::: Information given

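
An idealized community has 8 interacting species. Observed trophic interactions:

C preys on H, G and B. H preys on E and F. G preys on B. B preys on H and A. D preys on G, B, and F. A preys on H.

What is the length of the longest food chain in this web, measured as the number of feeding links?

5 links

One longest chain: F → H → A → B → G → D.
It has 6 species and 5 links.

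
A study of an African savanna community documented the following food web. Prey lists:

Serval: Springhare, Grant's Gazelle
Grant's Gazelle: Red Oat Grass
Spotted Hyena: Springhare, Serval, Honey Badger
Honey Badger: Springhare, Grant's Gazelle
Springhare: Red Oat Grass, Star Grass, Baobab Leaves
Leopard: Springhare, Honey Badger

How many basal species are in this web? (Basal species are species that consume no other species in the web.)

3

Basal species (no prey listed): Red Oat Grass, Star Grass, Baobab Leaves.
Count: 3.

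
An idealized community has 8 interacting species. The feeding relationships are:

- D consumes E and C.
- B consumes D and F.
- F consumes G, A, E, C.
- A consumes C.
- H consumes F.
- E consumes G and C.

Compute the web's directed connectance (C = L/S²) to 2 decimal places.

C = 0.19

The web has S = 8 species and L = 12 feeding links.
C = L / S² = 12 / 64 = 0.1875 ≈ 0.19.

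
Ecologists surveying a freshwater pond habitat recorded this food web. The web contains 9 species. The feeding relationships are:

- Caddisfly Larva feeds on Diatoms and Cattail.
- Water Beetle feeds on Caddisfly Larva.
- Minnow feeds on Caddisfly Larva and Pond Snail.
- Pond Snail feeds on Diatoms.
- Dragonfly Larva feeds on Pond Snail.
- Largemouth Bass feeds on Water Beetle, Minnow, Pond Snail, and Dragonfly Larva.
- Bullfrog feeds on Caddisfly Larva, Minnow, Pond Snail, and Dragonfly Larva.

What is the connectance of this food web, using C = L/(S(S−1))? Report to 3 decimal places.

C = 0.208

The web has S = 9 species and L = 15 feeding links.
C = L / (S(S−1)) = 15 / 72 = 0.2083 ≈ 0.208.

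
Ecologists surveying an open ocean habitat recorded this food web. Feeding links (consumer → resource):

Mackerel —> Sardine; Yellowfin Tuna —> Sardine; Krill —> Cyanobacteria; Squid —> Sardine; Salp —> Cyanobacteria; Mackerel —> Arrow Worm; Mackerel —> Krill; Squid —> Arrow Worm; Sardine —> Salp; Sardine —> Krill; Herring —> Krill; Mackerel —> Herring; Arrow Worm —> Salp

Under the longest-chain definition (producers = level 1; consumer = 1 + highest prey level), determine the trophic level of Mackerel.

Trophic level 4

Cyanobacteria is a producer → level 1.
Krill eats Cyanobacteria → level 2.
Sardine eats Krill (level 2); other prey at levels: Salp 2 → level 3.
Mackerel eats Sardine (level 3); other prey at levels: Krill 2, Herring 3, Arrow Worm 3 → level 4.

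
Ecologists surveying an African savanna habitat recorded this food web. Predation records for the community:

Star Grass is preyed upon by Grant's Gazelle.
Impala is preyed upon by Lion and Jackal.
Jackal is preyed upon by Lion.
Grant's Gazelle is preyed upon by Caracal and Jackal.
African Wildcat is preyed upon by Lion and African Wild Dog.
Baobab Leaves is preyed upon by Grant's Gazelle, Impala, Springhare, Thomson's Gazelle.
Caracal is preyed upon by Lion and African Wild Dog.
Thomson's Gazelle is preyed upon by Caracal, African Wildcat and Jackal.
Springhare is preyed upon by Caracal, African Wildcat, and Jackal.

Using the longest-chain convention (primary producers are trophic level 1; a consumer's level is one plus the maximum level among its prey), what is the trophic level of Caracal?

Trophic level 3

Baobab Leaves is a producer → level 1.
Springhare eats Baobab Leaves → level 2.
Caracal eats Springhare (level 2); other prey at levels: Thomson's Gazelle 2, Grant's Gazelle 2 → level 3.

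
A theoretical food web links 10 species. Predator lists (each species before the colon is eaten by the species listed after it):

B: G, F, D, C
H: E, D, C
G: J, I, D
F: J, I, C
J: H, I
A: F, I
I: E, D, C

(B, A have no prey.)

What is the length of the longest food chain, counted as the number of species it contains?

One longest chain: B → G → J → H → E.
It has 5 species and 4 links.

5 species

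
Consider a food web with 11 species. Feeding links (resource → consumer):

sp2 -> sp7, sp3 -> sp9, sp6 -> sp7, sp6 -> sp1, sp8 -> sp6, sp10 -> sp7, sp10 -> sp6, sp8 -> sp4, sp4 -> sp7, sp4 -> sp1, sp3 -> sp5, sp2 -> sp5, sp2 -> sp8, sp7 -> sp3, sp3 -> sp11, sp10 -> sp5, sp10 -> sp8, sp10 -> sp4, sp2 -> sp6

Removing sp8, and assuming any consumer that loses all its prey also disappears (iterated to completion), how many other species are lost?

0

Remove sp8.
Every predator of it retains at least one other prey: sp4 still has sp10; sp6 still has sp10, sp2.
No consumer loses all prey, so no secondary extinctions occur.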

::::::

> **Aim of the exercise**
Print all of the data exactly as it was given.

> **Output of the exercise**
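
An idealized community has 8 interacting species. Observed trophic interactions:

C preys on H, G and B. H preys on E and F. G preys on B. B preys on H and A. D preys on G, B, and F. A preys on H.

What is the length of the longest food chain in this web, measured as the number of feeding links?

5 links

One longest chain: F → H → A → B → G → D.
It has 6 species and 5 links.

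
A study of an African savanna community documented the following food web. Prey lists:

Serval: Springhare, Grant's Gazelle
Grant's Gazelle: Red Oat Grass
Spotted Hyena: Springhare, Serval, Honey Badger
Honey Badger: Springhare, Grant's Gazelle
Springhare: Red Oat Grass, Star Grass, Baobab Leaves
Leopard: Springhare, Honey Badger

How many basal species are in this web? (Basal species are species that consume no other species in the web.)

3

Basal species (no prey listed): Red Oat Grass, Star Grass, Baobab Leaves.
Count: 3.

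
An idealized community has 8 interacting species. The feeding relationships are:

- D consumes E and C.
- B consumes D and F.
- F consumes G, A, E, C.
- A consumes C.
- H consumes F.
- E consumes G and C.

Compute the web's directed connectance (C = L/S²) to 2 decimal places.

C = 0.19

The web has S = 8 species and L = 12 feeding links.
C = L / S² = 12 / 64 = 0.1875 ≈ 0.19.

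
Ecologists surveying a freshwater pond habitat recorded this food web. The web contains 9 species. The feeding relationships are:

- Caddisfly Larva feeds on Diatoms and Cattail.
- Water Beetle feeds on Caddisfly Larva.
- Minnow feeds on Caddisfly Larva and Pond Snail.
- Pond Snail feeds on Diatoms.
- Dragonfly Larva feeds on Pond Snail.
- Largemouth Bass feeds on Water Beetle, Minnow, Pond Snail, and Dragonfly Larva.
- Bullfrog feeds on Caddisfly Larva, Minnow, Pond Snail, and Dragonfly Larva.

What is the connectance of this food web, using C = L/(S(S−1))? Report to 3 decimal places.

C = 0.208

The web has S = 9 species and L = 15 feeding links.
C = L / (S(S−1)) = 15 / 72 = 0.2083 ≈ 0.208.

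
Ecologists surveying an open ocean habitat recorded this food web. Feeding links (consumer → resource):

Mackerel —> Sardine; Yellowfin Tuna —> Sardine; Krill —> Cyanobacteria; Squid —> Sardine; Salp —> Cyanobacteria; Mackerel —> Arrow Worm; Mackerel —> Krill; Squid —> Arrow Worm; Sardine —> Salp; Sardine —> Krill; Herring —> Krill; Mackerel —> Herring; Arrow Worm —> Salp

Under the longest-chain definition (producers = level 1; consumer = 1 + highest prey level), determine the trophic level of Mackerel.

Trophic level 4

Cyanobacteria is a producer → level 1.
Krill eats Cyanobacteria → level 2.
Sardine eats Krill (level 2); other prey at levels: Salp 2 → level 3.
Mackerel eats Sardine (level 3); other prey at levels: Krill 2, Herring 3, Arrow Worm 3 → level 4.

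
Ecologists surveying an African savanna habitat recorded this food web. Predation records for the community:

Star Grass is preyed upon by Grant's Gazelle.
Impala is preyed upon by Lion and Jackal.
Jackal is preyed upon by Lion.
Grant's Gazelle is preyed upon by Caracal and Jackal.
African Wildcat is preyed upon by Lion and African Wild Dog.
Baobab Leaves is preyed upon by Grant's Gazelle, Impala, Springhare, Thomson's Gazelle.
Caracal is preyed upon by Lion and African Wild Dog.
Thomson's Gazelle is preyed upon by Caracal, African Wildcat and Jackal.
Springhare is preyed upon by Caracal, African Wildcat, and Jackal.

Using the longest-chain convention (primary producers are trophic level 1; a consumer's level is one plus the maximum level among its prey), what is the trophic level of Caracal?

Trophic level 3

Baobab Leaves is a producer → level 1.
Springhare eats Baobab Leaves → level 2.
Caracal eats Springhare (level 2); other prey at levels: Thomson's Gazelle 2, Grant's Gazelle 2 → level 3.

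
A theoretical food web links 10 species. Predator lists (each species before the colon is eaten by the species listed after it):

B: G, F, D, C
H: E, D, C
G: J, I, D
F: J, I, C
J: H, I
A: F, I
I: E, D, C

(B, A have no prey.)

What is the length of the longest food chain, counted as the number of species it contains?

One longest chain: B → G → J → H → E.
It has 5 species and 4 links.

5 species

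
Consider a food web with 11 species. Feeding links (resource → consumer):

sp2 -> sp7, sp3 -> sp9, sp6 -> sp7, sp6 -> sp1, sp8 -> sp6, sp10 -> sp7, sp10 -> sp6, sp8 -> sp4, sp4 -> sp7, sp4 -> sp1, sp3 -> sp5, sp2 -> sp5, sp2 -> sp8, sp7 -> sp3, sp3 -> sp11, sp10 -> sp5, sp10 -> sp8, sp10 -> sp4, sp2 -> sp6

Removing sp8, and assuming any consumer that loses all its prey also disappears (iterated to completion), how many other species are lost?

0

Remove sp8.
Every predator of it retains at least one other prey: sp4 still has sp10; sp6 still has sp10, sp2.
No consumer loses all prey, so no secondary extinctions occur.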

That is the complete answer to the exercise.